=== Section Start ===

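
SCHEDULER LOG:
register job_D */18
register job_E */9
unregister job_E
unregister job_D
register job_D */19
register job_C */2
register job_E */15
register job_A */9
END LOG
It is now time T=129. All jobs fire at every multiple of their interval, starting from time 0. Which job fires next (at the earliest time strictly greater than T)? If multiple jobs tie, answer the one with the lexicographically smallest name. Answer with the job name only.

Answer: job_C

Derivation:
Op 1: register job_D */18 -> active={job_D:*/18}
Op 2: register job_E */9 -> active={job_D:*/18, job_E:*/9}
Op 3: unregister job_E -> active={job_D:*/18}
Op 4: unregister job_D -> active={}
Op 5: register job_D */19 -> active={job_D:*/19}
Op 6: register job_C */2 -> active={job_C:*/2, job_D:*/19}
Op 7: register job_E */15 -> active={job_C:*/2, job_D:*/19, job_E:*/15}
Op 8: register job_A */9 -> active={job_A:*/9, job_C:*/2, job_D:*/19, job_E:*/15}
  job_A: interval 9, next fire after T=129 is 135
  job_C: interval 2, next fire after T=129 is 130
  job_D: interval 19, next fire after T=129 is 133
  job_E: interval 15, next fire after T=129 is 135
Earliest = 130, winner (lex tiebreak) = job_C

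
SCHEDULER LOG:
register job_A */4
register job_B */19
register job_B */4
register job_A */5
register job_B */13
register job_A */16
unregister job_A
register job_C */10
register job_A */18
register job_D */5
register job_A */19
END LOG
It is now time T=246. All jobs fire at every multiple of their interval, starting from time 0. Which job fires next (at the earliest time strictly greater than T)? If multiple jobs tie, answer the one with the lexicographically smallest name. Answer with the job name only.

Answer: job_A

Derivation:
Op 1: register job_A */4 -> active={job_A:*/4}
Op 2: register job_B */19 -> active={job_A:*/4, job_B:*/19}
Op 3: register job_B */4 -> active={job_A:*/4, job_B:*/4}
Op 4: register job_A */5 -> active={job_A:*/5, job_B:*/4}
Op 5: register job_B */13 -> active={job_A:*/5, job_B:*/13}
Op 6: register job_A */16 -> active={job_A:*/16, job_B:*/13}
Op 7: unregister job_A -> active={job_B:*/13}
Op 8: register job_C */10 -> active={job_B:*/13, job_C:*/10}
Op 9: register job_A */18 -> active={job_A:*/18, job_B:*/13, job_C:*/10}
Op 10: register job_D */5 -> active={job_A:*/18, job_B:*/13, job_C:*/10, job_D:*/5}
Op 11: register job_A */19 -> active={job_A:*/19, job_B:*/13, job_C:*/10, job_D:*/5}
  job_A: interval 19, next fire after T=246 is 247
  job_B: interval 13, next fire after T=246 is 247
  job_C: interval 10, next fire after T=246 is 250
  job_D: interval 5, next fire after T=246 is 250
Earliest = 247, winner (lex tiebreak) = job_A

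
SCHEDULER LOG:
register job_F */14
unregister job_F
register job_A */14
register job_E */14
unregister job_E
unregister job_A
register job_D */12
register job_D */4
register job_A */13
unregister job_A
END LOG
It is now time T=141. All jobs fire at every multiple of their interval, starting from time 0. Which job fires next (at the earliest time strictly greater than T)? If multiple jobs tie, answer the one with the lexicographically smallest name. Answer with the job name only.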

=== Section End ===

To do:
The records above are to be printed out again exactly, without omission.

Completed task:
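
SCHEDULER LOG:
register job_D */18
register job_E */9
unregister job_E
unregister job_D
register job_D */19
register job_C */2
register job_E */15
register job_A */9
END LOG
It is now time T=129. All jobs fire at every multiple of their interval, starting from time 0. Which job fires next (at the earliest time strictly greater than T)? If multiple jobs tie, answer the one with the lexicographically smallest name. Answer with the job name only.

Answer: job_C

Derivation:
Op 1: register job_D */18 -> active={job_D:*/18}
Op 2: register job_E */9 -> active={job_D:*/18, job_E:*/9}
Op 3: unregister job_E -> active={job_D:*/18}
Op 4: unregister job_D -> active={}
Op 5: register job_D */19 -> active={job_D:*/19}
Op 6: register job_C */2 -> active={job_C:*/2, job_D:*/19}
Op 7: register job_E */15 -> active={job_C:*/2, job_D:*/19, job_E:*/15}
Op 8: register job_A */9 -> active={job_A:*/9, job_C:*/2, job_D:*/19, job_E:*/15}
  job_A: interval 9, next fire after T=129 is 135
  job_C: interval 2, next fire after T=129 is 130
  job_D: interval 19, next fire after T=129 is 133
  job_E: interval 15, next fire after T=129 is 135
Earliest = 130, winner (lex tiebreak) = job_C

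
SCHEDULER LOG:
register job_A */4
register job_B */19
register job_B */4
register job_A */5
register job_B */13
register job_A */16
unregister job_A
register job_C */10
register job_A */18
register job_D */5
register job_A */19
END LOG
It is now time T=246. All jobs fire at every multiple of their interval, starting from time 0. Which job fires next (at the earliest time strictly greater than T)? If multiple jobs tie, answer the one with the lexicographically smallest name. Answer with the job name only.

Answer: job_A

Derivation:
Op 1: register job_A */4 -> active={job_A:*/4}
Op 2: register job_B */19 -> active={job_A:*/4, job_B:*/19}
Op 3: register job_B */4 -> active={job_A:*/4, job_B:*/4}
Op 4: register job_A */5 -> active={job_A:*/5, job_B:*/4}
Op 5: register job_B */13 -> active={job_A:*/5, job_B:*/13}
Op 6: register job_A */16 -> active={job_A:*/16, job_B:*/13}
Op 7: unregister job_A -> active={job_B:*/13}
Op 8: register job_C */10 -> active={job_B:*/13, job_C:*/10}
Op 9: register job_A */18 -> active={job_A:*/18, job_B:*/13, job_C:*/10}
Op 10: register job_D */5 -> active={job_A:*/18, job_B:*/13, job_C:*/10, job_D:*/5}
Op 11: register job_A */19 -> active={job_A:*/19, job_B:*/13, job_C:*/10, job_D:*/5}
  job_A: interval 19, next fire after T=246 is 247
  job_B: interval 13, next fire after T=246 is 247
  job_C: interval 10, next fire after T=246 is 250
  job_D: interval 5, next fire after T=246 is 250
Earliest = 247, winner (lex tiebreak) = job_A

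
SCHEDULER LOG:
register job_F */14
unregister job_F
register job_A */14
register job_E */14
unregister job_E
unregister job_A
register job_D */12
register job_D */4
register job_A */13
unregister job_A
END LOG
It is now time T=141. All jobs fire at every multiple of their interval, starting from time 0. Which job fires next (at the earliest time strictly greater than T)? If multiple jobs tie, answer the one with the lexicographically smallest name. Answer with the job name only.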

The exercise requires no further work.